What is the number of lines in the records below holding the string "class"? Reply with it and nothing else.

• [DATASET]:
------------------------------------

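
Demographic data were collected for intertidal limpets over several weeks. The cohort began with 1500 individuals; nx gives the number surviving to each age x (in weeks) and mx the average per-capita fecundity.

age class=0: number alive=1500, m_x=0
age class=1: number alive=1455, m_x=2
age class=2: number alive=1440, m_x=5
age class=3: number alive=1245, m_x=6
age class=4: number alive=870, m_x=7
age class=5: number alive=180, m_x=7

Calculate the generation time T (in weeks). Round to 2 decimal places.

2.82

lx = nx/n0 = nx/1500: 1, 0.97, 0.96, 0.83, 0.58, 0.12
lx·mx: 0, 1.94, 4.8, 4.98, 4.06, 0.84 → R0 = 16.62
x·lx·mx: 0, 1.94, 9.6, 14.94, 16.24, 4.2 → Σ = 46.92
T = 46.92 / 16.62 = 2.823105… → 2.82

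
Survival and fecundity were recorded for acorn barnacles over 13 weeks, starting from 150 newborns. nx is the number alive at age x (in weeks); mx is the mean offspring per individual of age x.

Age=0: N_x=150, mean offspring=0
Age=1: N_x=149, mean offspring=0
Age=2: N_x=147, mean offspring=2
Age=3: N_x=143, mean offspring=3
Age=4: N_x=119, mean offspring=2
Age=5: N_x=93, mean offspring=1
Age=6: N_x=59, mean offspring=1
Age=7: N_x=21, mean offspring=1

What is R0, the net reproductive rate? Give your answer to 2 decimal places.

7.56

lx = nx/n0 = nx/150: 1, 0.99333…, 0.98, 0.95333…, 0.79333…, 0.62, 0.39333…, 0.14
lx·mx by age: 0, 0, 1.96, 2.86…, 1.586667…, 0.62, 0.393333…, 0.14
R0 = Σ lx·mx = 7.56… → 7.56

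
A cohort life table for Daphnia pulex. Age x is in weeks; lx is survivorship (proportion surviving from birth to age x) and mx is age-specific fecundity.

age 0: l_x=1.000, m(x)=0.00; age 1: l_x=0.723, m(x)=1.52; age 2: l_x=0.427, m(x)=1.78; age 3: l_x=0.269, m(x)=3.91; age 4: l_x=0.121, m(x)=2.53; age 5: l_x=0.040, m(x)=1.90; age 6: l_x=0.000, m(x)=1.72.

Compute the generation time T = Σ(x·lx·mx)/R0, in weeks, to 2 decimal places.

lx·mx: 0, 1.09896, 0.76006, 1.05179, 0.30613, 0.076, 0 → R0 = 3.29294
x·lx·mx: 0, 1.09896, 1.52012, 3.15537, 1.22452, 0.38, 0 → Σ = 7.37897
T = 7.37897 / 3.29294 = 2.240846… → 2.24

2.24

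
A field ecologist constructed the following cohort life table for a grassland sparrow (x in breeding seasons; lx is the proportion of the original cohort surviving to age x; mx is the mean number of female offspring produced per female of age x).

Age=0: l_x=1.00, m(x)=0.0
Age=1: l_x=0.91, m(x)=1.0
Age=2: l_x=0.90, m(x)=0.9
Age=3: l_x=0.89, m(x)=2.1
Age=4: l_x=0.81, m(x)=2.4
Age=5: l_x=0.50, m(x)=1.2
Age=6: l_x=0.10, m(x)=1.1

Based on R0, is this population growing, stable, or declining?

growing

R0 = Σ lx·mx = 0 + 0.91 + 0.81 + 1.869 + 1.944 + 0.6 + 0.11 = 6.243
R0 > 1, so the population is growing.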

------------------------------------

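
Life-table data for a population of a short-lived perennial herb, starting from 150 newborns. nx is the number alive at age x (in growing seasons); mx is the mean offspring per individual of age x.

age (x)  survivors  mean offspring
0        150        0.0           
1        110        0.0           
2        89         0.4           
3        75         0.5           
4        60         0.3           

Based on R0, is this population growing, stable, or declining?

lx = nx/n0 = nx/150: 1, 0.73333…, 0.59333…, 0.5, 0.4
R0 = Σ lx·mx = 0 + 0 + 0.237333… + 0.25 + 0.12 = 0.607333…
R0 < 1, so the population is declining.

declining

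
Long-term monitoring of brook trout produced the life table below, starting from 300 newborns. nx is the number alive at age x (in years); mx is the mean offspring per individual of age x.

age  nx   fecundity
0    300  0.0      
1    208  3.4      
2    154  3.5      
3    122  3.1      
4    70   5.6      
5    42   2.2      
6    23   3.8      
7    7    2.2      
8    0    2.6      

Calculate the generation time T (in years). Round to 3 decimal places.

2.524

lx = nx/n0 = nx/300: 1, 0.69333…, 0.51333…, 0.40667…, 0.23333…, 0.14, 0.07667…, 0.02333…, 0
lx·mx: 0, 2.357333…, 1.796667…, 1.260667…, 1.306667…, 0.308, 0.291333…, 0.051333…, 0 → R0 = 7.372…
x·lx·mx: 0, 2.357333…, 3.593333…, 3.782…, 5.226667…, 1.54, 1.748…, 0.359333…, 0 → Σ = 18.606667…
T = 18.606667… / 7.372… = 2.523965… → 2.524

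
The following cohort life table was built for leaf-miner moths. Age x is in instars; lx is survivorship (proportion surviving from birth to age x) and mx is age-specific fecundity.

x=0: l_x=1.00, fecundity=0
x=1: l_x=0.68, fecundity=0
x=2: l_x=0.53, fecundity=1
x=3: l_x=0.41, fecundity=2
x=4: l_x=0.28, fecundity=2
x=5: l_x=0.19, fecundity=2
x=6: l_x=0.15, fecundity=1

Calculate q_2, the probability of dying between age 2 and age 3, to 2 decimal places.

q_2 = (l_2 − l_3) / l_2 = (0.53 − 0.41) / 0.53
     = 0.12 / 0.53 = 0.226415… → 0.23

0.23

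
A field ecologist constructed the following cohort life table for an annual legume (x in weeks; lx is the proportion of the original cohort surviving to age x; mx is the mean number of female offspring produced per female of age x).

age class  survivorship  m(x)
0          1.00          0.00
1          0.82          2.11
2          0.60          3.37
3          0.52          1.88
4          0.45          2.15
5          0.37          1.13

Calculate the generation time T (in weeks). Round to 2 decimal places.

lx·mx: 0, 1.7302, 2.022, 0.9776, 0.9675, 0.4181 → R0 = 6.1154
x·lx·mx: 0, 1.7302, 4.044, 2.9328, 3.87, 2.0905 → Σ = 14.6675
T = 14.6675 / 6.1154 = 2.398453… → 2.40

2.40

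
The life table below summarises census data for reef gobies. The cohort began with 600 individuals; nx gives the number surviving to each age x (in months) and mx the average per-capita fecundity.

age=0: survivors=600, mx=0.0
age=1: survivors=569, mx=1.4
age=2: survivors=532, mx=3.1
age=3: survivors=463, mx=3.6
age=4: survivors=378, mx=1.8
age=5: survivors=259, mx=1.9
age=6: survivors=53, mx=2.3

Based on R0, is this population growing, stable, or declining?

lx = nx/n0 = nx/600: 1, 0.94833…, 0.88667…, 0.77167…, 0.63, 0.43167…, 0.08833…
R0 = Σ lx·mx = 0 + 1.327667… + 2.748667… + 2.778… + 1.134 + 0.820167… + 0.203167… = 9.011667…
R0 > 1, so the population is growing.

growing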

------------------------------------

• [ANSWER BELOW]: 7